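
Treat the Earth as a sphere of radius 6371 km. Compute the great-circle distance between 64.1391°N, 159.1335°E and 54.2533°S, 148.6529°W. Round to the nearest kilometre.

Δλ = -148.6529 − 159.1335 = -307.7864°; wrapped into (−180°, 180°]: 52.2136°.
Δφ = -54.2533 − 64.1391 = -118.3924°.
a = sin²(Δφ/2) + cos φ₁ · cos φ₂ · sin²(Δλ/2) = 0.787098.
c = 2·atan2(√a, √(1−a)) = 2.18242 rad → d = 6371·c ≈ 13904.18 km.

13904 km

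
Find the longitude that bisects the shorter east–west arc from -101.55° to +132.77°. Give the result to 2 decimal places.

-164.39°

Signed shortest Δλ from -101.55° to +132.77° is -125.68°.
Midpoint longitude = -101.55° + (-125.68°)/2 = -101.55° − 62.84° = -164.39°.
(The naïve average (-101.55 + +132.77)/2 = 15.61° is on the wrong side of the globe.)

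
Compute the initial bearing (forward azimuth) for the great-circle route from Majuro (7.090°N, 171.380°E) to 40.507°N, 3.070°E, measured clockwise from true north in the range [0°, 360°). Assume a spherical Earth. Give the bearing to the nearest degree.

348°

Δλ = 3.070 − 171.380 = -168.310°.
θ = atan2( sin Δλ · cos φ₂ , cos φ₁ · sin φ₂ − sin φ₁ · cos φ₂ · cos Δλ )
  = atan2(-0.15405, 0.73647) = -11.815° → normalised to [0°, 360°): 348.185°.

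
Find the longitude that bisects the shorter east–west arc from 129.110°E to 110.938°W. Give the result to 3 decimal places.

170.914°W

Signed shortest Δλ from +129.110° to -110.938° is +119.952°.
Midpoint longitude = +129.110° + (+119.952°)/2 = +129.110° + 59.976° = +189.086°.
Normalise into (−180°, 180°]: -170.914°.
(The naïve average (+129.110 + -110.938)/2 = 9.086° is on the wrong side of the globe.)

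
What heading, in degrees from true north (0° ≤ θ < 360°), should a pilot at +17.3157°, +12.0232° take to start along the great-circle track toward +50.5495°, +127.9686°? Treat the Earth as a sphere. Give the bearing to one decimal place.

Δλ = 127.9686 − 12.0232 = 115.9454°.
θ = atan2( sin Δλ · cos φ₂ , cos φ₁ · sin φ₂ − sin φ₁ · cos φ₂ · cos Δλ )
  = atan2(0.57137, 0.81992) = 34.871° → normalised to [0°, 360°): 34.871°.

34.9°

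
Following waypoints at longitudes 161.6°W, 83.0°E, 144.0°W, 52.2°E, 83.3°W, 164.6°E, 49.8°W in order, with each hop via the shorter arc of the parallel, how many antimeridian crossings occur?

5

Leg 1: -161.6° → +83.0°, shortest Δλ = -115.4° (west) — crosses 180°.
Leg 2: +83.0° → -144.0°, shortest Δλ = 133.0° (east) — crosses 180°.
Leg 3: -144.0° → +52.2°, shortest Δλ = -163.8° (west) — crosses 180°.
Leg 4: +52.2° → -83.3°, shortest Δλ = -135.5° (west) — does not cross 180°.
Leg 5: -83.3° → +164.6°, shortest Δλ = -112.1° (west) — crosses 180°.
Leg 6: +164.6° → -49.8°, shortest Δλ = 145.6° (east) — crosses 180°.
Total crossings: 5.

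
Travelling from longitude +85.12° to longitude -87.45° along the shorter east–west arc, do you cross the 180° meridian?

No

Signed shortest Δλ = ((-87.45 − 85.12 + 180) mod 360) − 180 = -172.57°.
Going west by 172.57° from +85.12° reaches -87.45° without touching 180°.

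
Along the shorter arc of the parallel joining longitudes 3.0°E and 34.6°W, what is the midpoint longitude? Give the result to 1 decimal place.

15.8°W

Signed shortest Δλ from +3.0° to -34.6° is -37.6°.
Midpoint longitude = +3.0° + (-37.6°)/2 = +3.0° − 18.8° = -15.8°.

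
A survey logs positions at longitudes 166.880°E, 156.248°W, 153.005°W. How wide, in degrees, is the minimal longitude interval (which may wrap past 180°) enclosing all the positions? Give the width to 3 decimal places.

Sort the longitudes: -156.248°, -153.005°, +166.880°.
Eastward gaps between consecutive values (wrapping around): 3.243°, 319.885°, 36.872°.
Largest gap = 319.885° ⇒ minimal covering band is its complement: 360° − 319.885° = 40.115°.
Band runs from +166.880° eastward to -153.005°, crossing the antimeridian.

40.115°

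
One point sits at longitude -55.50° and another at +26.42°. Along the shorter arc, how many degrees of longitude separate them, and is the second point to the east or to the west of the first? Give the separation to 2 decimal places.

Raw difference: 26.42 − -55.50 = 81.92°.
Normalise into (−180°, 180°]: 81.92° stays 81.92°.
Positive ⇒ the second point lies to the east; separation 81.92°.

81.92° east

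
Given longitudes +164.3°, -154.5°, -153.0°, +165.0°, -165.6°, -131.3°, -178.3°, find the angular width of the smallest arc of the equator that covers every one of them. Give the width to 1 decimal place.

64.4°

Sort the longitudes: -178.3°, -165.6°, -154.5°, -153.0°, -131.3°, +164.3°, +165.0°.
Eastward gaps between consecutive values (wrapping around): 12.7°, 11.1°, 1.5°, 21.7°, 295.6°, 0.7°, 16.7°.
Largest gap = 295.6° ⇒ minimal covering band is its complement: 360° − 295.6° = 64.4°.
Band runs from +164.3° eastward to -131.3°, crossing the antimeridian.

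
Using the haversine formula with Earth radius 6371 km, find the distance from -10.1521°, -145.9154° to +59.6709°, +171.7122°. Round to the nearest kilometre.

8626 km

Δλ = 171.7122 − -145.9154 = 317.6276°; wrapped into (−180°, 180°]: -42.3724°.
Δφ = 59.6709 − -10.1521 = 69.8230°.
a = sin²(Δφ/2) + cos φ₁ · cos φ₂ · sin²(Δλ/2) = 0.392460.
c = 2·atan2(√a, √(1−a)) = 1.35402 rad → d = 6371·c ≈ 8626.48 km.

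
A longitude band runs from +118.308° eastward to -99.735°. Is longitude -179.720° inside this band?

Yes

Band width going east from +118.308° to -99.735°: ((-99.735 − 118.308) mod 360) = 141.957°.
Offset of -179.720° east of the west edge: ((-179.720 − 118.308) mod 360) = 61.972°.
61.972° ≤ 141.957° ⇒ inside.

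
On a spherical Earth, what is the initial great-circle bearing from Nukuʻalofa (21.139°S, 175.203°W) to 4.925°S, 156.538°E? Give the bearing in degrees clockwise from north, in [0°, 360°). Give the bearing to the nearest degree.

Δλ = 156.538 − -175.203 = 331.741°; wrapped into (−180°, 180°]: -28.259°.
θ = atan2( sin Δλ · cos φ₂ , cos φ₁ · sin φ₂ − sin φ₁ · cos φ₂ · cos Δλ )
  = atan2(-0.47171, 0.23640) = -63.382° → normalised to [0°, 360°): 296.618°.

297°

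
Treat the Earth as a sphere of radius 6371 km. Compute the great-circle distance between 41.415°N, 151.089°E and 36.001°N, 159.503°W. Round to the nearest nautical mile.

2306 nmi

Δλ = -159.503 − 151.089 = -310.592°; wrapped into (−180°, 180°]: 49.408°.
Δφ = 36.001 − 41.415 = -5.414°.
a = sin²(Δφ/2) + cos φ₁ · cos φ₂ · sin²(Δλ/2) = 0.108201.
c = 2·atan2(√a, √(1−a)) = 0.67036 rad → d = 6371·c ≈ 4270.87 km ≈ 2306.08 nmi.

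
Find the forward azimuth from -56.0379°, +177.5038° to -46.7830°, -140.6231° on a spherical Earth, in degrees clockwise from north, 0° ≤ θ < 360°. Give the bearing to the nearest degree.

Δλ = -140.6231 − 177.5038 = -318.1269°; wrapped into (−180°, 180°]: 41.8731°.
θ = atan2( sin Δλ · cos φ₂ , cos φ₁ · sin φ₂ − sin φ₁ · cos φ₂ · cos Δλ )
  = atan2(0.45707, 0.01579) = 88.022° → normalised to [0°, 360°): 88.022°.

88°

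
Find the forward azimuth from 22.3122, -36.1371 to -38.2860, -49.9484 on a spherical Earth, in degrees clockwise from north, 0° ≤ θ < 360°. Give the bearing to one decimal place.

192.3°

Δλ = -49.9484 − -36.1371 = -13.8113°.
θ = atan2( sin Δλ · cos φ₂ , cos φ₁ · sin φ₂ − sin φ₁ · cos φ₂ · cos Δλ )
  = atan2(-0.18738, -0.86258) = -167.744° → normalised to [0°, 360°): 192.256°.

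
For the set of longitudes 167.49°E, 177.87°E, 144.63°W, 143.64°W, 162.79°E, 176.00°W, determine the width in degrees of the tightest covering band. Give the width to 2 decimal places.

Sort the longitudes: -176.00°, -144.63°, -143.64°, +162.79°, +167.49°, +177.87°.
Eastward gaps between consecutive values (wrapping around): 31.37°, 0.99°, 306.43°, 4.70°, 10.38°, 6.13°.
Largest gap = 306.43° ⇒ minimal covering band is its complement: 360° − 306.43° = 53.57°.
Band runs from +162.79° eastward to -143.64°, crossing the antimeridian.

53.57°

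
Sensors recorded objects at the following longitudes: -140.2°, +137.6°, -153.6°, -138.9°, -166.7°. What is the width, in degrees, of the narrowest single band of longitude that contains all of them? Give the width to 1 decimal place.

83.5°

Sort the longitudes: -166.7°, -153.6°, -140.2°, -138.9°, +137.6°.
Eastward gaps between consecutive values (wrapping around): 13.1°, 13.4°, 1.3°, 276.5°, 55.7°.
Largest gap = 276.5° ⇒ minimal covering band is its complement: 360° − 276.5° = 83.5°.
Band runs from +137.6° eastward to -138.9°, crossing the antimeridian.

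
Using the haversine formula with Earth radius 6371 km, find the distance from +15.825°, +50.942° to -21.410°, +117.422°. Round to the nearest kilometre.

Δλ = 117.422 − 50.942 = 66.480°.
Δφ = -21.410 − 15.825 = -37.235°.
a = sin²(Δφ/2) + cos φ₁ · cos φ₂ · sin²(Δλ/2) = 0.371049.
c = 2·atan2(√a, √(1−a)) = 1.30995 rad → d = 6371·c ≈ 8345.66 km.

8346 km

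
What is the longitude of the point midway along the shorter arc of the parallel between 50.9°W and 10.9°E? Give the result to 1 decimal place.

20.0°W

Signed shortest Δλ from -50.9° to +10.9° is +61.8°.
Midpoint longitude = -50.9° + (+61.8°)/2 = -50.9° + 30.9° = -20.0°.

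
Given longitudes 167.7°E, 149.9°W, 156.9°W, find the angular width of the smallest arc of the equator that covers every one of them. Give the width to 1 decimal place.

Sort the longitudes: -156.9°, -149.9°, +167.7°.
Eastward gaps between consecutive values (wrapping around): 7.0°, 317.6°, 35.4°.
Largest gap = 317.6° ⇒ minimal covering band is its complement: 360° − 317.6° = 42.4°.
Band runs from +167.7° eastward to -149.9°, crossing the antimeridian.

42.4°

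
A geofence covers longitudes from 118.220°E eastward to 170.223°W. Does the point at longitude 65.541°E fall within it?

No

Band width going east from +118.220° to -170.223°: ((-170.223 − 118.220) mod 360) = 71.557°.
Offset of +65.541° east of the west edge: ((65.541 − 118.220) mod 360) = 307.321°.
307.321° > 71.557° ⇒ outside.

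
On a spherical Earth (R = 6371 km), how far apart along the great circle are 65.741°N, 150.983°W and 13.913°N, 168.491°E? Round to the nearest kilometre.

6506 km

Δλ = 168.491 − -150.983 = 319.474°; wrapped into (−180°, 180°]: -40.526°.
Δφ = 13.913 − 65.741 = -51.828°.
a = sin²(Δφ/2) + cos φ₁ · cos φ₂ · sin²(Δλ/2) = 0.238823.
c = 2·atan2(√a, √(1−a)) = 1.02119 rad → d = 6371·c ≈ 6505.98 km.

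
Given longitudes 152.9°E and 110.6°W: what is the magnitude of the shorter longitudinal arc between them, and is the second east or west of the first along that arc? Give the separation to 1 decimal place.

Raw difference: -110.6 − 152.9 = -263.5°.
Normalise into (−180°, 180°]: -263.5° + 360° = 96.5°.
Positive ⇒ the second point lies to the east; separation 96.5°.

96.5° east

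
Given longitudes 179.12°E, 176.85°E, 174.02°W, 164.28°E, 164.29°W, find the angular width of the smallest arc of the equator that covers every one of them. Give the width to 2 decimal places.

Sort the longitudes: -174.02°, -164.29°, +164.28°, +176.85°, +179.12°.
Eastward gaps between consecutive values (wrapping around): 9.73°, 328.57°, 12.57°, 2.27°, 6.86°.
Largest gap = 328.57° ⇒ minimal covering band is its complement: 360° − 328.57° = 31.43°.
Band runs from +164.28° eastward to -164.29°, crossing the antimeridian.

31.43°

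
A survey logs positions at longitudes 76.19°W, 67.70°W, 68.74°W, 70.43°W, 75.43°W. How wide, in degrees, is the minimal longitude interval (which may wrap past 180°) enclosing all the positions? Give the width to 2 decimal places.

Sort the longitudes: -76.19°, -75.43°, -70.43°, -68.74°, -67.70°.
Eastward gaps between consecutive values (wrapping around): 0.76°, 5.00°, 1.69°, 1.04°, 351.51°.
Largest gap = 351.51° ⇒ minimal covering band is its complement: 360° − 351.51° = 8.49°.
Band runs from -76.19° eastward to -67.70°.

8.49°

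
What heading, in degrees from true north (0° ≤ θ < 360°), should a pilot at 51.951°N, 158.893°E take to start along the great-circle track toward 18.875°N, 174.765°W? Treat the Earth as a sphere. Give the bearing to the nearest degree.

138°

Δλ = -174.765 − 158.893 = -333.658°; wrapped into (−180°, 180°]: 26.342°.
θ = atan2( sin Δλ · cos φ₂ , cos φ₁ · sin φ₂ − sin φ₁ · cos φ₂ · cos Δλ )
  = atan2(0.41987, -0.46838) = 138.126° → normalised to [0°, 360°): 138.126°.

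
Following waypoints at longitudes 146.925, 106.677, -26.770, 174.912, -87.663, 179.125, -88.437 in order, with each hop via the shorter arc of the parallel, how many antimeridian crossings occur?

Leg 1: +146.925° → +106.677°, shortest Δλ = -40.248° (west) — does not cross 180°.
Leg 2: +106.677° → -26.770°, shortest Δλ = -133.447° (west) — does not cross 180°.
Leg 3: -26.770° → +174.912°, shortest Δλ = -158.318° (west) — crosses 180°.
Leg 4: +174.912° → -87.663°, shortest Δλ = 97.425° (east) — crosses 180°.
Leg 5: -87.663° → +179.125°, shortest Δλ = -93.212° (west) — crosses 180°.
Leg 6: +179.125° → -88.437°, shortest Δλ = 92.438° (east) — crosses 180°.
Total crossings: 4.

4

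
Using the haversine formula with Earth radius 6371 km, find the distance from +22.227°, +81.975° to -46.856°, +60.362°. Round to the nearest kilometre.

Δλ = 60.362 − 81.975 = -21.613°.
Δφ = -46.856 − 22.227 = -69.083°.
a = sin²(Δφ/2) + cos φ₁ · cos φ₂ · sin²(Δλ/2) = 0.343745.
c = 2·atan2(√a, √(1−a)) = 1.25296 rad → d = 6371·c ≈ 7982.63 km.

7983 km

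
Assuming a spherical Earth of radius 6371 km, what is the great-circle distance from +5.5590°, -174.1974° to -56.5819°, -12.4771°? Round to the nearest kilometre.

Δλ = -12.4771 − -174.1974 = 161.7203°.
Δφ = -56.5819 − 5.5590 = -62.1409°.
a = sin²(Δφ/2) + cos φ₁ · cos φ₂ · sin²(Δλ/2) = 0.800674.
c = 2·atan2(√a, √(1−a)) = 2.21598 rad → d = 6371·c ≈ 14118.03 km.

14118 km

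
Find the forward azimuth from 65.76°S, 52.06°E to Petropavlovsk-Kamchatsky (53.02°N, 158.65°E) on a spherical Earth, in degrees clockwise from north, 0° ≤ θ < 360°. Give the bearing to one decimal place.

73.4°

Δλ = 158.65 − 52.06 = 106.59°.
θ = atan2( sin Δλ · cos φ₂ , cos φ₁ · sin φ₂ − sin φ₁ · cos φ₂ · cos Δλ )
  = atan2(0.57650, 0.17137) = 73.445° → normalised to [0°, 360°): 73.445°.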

## Exercise instructions
Nothing but the lines from the one containing "Assuming a spherical" to the end of the records above should appear, each copied exactly.

## Response box
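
Assuming a spherical Earth of radius 6371 km, what is the great-circle distance from +5.5590°, -174.1974° to -56.5819°, -12.4771°? Round to the nearest kilometre.

Δλ = -12.4771 − -174.1974 = 161.7203°.
Δφ = -56.5819 − 5.5590 = -62.1409°.
a = sin²(Δφ/2) + cos φ₁ · cos φ₂ · sin²(Δλ/2) = 0.800674.
c = 2·atan2(√a, √(1−a)) = 2.21598 rad → d = 6371·c ≈ 14118.03 km.

14118 km

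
Find the forward azimuth from 65.76°S, 52.06°E to Petropavlovsk-Kamchatsky (53.02°N, 158.65°E) on a spherical Earth, in degrees clockwise from north, 0° ≤ θ < 360°. Give the bearing to one decimal place.

73.4°

Δλ = 158.65 − 52.06 = 106.59°.
θ = atan2( sin Δλ · cos φ₂ , cos φ₁ · sin φ₂ − sin φ₁ · cos φ₂ · cos Δλ )
  = atan2(0.57650, 0.17137) = 73.445° → normalised to [0°, 360°): 73.445°.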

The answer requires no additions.